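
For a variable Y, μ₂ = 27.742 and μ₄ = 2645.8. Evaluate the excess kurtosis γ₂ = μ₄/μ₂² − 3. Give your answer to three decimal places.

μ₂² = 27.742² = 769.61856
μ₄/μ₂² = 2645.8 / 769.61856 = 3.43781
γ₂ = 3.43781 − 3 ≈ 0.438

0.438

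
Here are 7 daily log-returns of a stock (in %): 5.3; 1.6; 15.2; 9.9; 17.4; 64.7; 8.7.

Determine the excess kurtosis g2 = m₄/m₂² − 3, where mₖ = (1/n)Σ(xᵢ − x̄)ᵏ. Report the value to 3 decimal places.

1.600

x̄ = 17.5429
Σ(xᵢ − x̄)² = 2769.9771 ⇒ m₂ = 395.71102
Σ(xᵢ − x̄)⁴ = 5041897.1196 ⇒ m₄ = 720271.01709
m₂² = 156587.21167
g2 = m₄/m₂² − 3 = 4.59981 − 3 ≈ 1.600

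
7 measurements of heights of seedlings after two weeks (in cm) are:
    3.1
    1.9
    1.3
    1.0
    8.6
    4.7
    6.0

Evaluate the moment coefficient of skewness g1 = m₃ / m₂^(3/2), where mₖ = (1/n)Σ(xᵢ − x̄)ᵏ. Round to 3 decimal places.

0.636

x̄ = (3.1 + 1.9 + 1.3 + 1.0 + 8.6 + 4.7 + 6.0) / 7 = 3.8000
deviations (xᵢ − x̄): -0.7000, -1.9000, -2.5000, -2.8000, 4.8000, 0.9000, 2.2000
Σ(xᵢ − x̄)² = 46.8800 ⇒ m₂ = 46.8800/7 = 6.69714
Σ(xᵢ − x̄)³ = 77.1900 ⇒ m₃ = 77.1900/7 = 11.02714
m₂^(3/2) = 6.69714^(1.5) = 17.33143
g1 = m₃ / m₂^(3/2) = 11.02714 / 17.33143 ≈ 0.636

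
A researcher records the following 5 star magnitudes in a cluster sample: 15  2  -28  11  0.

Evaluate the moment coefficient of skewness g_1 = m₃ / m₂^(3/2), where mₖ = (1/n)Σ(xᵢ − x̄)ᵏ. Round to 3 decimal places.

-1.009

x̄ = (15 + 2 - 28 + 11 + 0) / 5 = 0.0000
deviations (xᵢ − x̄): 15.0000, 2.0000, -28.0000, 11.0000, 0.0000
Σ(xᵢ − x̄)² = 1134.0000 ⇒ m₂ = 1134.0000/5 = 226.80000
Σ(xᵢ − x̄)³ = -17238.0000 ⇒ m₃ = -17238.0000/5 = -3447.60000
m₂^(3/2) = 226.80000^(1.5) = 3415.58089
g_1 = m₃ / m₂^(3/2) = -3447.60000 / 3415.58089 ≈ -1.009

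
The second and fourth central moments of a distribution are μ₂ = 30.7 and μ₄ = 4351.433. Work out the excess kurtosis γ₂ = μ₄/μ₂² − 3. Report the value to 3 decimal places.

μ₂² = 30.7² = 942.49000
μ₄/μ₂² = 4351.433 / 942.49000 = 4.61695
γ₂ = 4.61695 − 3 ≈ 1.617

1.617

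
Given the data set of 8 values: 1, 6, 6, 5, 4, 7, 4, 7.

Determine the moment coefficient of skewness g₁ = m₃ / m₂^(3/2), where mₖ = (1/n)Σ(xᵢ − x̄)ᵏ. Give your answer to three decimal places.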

* * * * *

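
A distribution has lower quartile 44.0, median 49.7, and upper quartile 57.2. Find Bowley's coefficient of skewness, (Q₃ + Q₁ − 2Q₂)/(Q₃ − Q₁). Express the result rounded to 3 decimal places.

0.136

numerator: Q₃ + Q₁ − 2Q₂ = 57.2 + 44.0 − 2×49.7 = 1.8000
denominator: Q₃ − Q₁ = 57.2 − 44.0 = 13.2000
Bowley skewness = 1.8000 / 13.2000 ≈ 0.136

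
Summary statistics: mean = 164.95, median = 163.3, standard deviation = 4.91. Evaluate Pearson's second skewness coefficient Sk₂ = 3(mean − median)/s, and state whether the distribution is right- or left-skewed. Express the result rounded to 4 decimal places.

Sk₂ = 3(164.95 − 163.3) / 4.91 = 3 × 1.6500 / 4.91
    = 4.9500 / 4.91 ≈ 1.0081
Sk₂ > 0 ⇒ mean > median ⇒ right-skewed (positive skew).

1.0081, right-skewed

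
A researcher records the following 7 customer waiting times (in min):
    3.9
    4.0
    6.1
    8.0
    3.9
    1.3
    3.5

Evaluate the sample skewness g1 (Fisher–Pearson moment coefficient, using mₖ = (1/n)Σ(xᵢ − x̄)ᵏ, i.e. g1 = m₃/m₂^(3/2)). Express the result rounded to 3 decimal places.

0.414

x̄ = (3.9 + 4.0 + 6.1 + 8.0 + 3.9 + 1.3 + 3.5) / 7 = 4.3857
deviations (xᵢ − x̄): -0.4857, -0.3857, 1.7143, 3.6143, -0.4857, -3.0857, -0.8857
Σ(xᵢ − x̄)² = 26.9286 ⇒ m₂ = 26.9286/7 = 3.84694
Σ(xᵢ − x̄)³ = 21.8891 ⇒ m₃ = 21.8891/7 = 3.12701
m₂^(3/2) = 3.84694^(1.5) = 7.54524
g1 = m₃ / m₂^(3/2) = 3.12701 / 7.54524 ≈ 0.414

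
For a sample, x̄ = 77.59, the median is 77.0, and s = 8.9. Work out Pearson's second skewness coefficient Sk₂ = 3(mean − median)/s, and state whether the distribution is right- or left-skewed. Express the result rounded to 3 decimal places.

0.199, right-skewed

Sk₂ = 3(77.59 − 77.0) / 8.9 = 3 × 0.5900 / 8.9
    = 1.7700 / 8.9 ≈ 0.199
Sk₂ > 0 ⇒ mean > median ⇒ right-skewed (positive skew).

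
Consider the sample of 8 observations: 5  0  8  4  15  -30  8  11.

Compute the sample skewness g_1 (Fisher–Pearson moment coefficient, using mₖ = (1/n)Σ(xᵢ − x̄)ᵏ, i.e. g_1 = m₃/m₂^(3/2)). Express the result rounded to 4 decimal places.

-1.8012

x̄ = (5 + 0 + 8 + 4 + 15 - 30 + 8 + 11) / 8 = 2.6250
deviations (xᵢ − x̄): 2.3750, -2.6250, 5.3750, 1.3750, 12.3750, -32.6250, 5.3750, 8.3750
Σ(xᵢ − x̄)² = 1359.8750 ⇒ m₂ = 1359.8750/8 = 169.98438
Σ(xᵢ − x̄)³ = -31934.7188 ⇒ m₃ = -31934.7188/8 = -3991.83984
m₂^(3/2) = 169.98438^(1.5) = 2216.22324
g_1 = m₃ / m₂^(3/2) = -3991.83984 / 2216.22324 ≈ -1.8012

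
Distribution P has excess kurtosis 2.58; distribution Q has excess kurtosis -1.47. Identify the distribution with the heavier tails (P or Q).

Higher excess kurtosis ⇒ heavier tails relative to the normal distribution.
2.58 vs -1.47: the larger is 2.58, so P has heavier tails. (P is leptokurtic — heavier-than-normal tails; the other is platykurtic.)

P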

* * * * *

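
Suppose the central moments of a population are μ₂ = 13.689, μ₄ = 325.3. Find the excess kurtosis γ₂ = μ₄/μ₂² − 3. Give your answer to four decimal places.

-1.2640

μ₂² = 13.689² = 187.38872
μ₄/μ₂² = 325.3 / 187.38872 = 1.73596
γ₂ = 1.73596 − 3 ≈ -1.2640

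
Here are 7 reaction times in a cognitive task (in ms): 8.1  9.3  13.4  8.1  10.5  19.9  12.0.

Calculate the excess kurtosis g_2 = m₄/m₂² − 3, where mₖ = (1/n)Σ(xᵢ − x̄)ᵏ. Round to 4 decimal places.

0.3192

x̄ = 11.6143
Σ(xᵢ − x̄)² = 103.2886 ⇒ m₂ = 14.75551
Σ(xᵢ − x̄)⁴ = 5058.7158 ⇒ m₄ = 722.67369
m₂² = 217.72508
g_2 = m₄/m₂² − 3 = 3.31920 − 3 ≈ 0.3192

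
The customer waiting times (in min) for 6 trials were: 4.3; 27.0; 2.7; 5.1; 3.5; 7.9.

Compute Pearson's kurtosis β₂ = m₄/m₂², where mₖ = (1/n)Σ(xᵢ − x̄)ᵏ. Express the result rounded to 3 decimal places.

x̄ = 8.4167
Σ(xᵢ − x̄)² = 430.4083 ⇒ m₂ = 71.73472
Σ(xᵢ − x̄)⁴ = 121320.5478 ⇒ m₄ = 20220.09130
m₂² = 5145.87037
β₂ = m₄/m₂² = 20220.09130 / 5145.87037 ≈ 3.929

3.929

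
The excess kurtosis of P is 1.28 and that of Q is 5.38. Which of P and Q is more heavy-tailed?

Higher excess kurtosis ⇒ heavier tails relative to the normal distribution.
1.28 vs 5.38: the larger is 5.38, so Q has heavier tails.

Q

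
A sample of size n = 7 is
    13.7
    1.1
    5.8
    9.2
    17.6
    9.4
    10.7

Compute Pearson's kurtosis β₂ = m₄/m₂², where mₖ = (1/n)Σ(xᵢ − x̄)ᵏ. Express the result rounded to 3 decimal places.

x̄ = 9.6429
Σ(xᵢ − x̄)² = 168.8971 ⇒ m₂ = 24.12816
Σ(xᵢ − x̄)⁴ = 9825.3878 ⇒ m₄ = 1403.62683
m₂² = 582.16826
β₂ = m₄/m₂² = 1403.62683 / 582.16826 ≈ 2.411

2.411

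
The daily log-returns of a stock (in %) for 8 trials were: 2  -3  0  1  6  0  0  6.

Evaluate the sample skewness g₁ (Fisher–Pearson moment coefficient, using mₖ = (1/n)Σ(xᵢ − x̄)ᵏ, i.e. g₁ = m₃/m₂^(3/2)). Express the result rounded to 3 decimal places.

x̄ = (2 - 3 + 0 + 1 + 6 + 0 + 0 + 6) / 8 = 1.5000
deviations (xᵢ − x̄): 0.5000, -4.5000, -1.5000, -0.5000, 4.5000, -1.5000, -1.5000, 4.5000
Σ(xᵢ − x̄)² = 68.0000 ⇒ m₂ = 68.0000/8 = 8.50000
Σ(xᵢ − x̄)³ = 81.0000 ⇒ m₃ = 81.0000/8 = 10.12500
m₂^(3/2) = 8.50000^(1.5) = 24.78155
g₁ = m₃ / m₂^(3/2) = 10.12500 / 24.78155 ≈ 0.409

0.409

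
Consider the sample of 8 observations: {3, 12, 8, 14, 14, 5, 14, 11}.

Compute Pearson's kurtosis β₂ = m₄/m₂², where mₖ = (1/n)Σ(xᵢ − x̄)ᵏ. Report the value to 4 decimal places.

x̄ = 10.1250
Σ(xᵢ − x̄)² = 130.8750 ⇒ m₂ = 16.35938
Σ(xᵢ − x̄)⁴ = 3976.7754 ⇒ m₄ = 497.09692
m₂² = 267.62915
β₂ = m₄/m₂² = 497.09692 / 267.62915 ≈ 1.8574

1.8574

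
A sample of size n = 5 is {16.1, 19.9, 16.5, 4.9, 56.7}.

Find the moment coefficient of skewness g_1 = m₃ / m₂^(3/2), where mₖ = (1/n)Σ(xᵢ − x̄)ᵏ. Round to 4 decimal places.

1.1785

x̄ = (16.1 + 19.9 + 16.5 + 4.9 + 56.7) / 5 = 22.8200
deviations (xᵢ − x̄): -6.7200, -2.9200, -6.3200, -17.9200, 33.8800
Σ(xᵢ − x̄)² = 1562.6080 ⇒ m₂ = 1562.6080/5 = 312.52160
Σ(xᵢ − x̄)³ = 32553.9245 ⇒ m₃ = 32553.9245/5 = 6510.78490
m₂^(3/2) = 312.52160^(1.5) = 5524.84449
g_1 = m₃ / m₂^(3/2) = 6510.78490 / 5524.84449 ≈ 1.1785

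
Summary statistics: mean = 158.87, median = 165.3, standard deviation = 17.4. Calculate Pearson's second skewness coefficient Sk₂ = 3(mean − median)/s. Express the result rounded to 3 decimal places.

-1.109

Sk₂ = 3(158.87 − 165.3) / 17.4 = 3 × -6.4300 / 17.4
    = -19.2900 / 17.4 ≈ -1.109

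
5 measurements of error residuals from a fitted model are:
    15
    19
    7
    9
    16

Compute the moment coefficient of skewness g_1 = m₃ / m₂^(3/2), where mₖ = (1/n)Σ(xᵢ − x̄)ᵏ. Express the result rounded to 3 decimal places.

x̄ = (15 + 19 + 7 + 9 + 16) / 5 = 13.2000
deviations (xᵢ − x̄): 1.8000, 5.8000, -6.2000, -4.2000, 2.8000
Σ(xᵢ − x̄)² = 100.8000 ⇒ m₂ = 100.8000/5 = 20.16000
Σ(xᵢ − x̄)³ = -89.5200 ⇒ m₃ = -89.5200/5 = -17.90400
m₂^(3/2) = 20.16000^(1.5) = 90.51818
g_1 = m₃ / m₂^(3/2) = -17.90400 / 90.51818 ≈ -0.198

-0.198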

* * * * *

## PROBLEM TO SOLVE
Only lines holding the word "measurements" belong in the answer; copy each one from the material.

## WRITTEN ANSWER
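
7 measurements of heights of seedlings after two weeks (in cm) are:
5 measurements of error residuals from a fitted model are: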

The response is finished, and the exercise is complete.